ABOUT THIS TASK – Start to finish, reproduce the records below with nothing missing.

MATERIAL FOR THE TASK –
··········

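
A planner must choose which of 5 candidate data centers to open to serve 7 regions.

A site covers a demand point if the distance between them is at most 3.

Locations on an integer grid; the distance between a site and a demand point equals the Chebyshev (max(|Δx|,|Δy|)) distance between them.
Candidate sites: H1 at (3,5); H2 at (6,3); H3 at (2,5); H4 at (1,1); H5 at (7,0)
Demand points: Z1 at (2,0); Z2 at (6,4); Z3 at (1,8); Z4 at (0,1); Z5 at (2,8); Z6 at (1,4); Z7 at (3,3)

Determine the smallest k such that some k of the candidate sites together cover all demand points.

Coverage sets (demand points within 3 of each site):
  H1: {Z2, Z3, Z5, Z6, Z7}
  H2: {Z2, Z7}
  H3: {Z3, Z5, Z6, Z7}
  H4: {Z1, Z4, Z6, Z7}
  H5: {}
No single site covers all 7 demand points.
But {H1, H4} covers everything, so the minimum is 2.

2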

··········

PROBLEM SOLUTION –
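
A planner must choose which of 5 candidate data centers to open to serve 7 regions.

A site covers a demand point if the distance between them is at most 3.

Locations on an integer grid; the distance between a site and a demand point equals the Chebyshev (max(|Δx|,|Δy|)) distance between them.
Candidate sites: H1 at (3,5); H2 at (6,3); H3 at (2,5); H4 at (1,1); H5 at (7,0)
Demand points: Z1 at (2,0); Z2 at (6,4); Z3 at (1,8); Z4 at (0,1); Z5 at (2,8); Z6 at (1,4); Z7 at (3,3)

Determine the smallest k such that some k of the candidate sites together cover all demand points.

Coverage sets (demand points within 3 of each site):
  H1: {Z2, Z3, Z5, Z6, Z7}
  H2: {Z2, Z7}
  H3: {Z3, Z5, Z6, Z7}
  H4: {Z1, Z4, Z6, Z7}
  H5: {}
No single site covers all 7 demand points.
But {H1, H4} covers everything, so the minimum is 2.

2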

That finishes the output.